Records from a collection
==*==

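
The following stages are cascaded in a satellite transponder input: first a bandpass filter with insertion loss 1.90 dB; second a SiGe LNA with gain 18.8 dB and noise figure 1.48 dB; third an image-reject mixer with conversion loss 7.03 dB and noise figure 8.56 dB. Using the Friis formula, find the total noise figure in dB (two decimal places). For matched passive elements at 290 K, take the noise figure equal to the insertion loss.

3.62 dB

Convert to linear (a loss of L dB is a gain of −L dB): F_i = 10^(NF_i/10), G_i = 10^(G_i,dB/10)
  Stage 1: F_1 = 10^(1.90/10) = 1.549, G_1 = 10^(−1.90/10) = 0.6457
  Stage 2: F_2 = 10^(1.48/10) = 1.406, G_2 = 10^(18.8/10) = 75.86
  Stage 3: F_3 = 10^(8.56/10) = 7.178, G_3 = 10^(−7.03/10) = 0.1982
Friis cascade:
  F = 1.549 + (1.406 − 1)/0.6457 + (7.178 − 1)/48.98 = 2.304
NF = 10 log₁₀(2.304) = 3.62 dB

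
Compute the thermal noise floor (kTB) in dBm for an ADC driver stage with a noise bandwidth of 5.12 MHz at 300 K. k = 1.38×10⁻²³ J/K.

−106.7 dBm

P_n = kTB = 1.38×10⁻²³ × 300 × 5.12×10⁶ = 2.12×10⁻¹⁴ W
In dBm: 10 log₁₀(2.12×10⁻¹⁴ / 10⁻³) = −106.7 dBm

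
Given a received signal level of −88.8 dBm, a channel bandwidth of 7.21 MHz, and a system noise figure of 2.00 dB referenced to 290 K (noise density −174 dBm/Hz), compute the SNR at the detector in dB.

Noise floor: N = −174 + 10 log₁₀(B) + NF
10 log₁₀(7.21×10⁶) = 68.58 dB
N = −174 + 68.58 + 2.00 = −103.42 dBm
SNR = P_sig − N = −88.8 − (−103.42) = 14.62 dB → 14.6 dB

14.6 dB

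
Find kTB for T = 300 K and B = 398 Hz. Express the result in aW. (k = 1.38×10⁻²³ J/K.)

1.65 aW

P_n = kTB = 1.38×10⁻²³ × 300 × 3.98×10² = 1.65×10⁻¹⁸ W = 1.65 aW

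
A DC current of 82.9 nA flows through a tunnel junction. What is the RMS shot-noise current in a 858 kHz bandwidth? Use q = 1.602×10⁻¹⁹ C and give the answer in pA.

I_n = √(2qI·B)
2qI·B = 2 × 1.602×10⁻¹⁹ × 8.29×10⁻⁸ × 8.58×10⁵ = 2.28×10⁻²⁰ A²
I_n = √(2.28×10⁻²⁰) = 1.51×10⁻¹⁰ A = 151 pA

151 pA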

==*==

**WHAT YOU ARE ASKED TO DO**. Retype the records above in full, exactly.

**EXERCISE ANSWER**.
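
The following stages are cascaded in a satellite transponder input: first a bandpass filter with insertion loss 1.90 dB; second a SiGe LNA with gain 18.8 dB and noise figure 1.48 dB; third an image-reject mixer with conversion loss 7.03 dB and noise figure 8.56 dB. Using the Friis formula, find the total noise figure in dB (two decimal places). For matched passive elements at 290 K, take the noise figure equal to the insertion loss.

3.62 dB

Convert to linear (a loss of L dB is a gain of −L dB): F_i = 10^(NF_i/10), G_i = 10^(G_i,dB/10)
  Stage 1: F_1 = 10^(1.90/10) = 1.549, G_1 = 10^(−1.90/10) = 0.6457
  Stage 2: F_2 = 10^(1.48/10) = 1.406, G_2 = 10^(18.8/10) = 75.86
  Stage 3: F_3 = 10^(8.56/10) = 7.178, G_3 = 10^(−7.03/10) = 0.1982
Friis cascade:
  F = 1.549 + (1.406 − 1)/0.6457 + (7.178 − 1)/48.98 = 2.304
NF = 10 log₁₀(2.304) = 3.62 dB

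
Compute the thermal noise floor (kTB) in dBm for an ADC driver stage with a noise bandwidth of 5.12 MHz at 300 K. k = 1.38×10⁻²³ J/K.

−106.7 dBm

P_n = kTB = 1.38×10⁻²³ × 300 × 5.12×10⁶ = 2.12×10⁻¹⁴ W
In dBm: 10 log₁₀(2.12×10⁻¹⁴ / 10⁻³) = −106.7 dBm

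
Given a received signal level of −88.8 dBm, a channel bandwidth of 7.21 MHz, and a system noise figure of 2.00 dB referenced to 290 K (noise density −174 dBm/Hz), compute the SNR at the detector in dB.

Noise floor: N = −174 + 10 log₁₀(B) + NF
10 log₁₀(7.21×10⁶) = 68.58 dB
N = −174 + 68.58 + 2.00 = −103.42 dBm
SNR = P_sig − N = −88.8 − (−103.42) = 14.62 dB → 14.6 dB

14.6 dB

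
Find kTB for T = 300 K and B = 398 Hz. Express the result in aW. (k = 1.38×10⁻²³ J/K.)

1.65 aW

P_n = kTB = 1.38×10⁻²³ × 300 × 3.98×10² = 1.65×10⁻¹⁸ W = 1.65 aW

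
A DC current of 82.9 nA flows through a tunnel junction. What is the RMS shot-noise current in a 858 kHz bandwidth? Use q = 1.602×10⁻¹⁹ C and give the answer in pA.

I_n = √(2qI·B)
2qI·B = 2 × 1.602×10⁻¹⁹ × 8.29×10⁻⁸ × 8.58×10⁵ = 2.28×10⁻²⁰ A²
I_n = √(2.28×10⁻²⁰) = 1.51×10⁻¹⁰ A = 151 pA

151 pA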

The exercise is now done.